▼
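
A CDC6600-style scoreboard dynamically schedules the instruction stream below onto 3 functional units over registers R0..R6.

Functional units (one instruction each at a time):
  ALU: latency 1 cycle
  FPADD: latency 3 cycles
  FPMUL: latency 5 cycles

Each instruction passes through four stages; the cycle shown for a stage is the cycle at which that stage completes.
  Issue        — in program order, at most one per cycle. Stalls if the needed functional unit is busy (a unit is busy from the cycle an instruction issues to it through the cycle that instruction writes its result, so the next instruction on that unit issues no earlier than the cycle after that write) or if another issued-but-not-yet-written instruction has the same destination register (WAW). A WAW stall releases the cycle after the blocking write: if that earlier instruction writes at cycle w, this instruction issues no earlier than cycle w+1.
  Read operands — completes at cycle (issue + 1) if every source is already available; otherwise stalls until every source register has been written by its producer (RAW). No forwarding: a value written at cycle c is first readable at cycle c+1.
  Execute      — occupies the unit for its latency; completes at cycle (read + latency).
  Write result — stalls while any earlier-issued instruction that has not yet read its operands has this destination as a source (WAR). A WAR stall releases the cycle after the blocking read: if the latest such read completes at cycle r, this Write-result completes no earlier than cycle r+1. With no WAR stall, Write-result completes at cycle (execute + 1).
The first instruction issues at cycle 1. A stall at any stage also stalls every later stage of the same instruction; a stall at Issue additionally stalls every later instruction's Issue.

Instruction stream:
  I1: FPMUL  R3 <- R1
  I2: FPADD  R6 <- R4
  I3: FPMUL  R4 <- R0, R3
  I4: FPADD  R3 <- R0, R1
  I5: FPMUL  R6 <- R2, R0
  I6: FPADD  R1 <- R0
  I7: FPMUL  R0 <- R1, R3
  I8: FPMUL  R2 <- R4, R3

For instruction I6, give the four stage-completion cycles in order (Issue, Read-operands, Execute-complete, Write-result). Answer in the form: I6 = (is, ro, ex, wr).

I1 -> (1, 2, 7, 8)
I2 -> (2, 3, 6, 7)
I3 -> (9, 10, 15, 16)  // struct: FPMUL busy until I1 writes@8
I4 -> (10, 11, 14, 15)
I5 -> (17, 18, 23, 24)  // struct: FPMUL busy until I3 writes@16
I6 -> (18, 19, 22, 23)
I7 -> (25, 26, 31, 32)  // struct: FPMUL busy until I5 writes@24
I8 -> (33, 34, 39, 40)  // struct: FPMUL busy until I7 writes@32

I6 = (18, 19, 22, 23)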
▲
**Activity**:
From the records above, copy out the line with "R4 <- R0, R3", the line with "R2 <- R4, R3", and every line between them, word for word.

**Response**:
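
  I3: FPMUL  R4 <- R0, R3
  I4: FPADD  R3 <- R0, R1
  I5: FPMUL  R6 <- R2, R0
  I6: FPADD  R1 <- R0
  I7: FPMUL  R0 <- R1, R3
  I8: FPMUL  R2 <- R4, R3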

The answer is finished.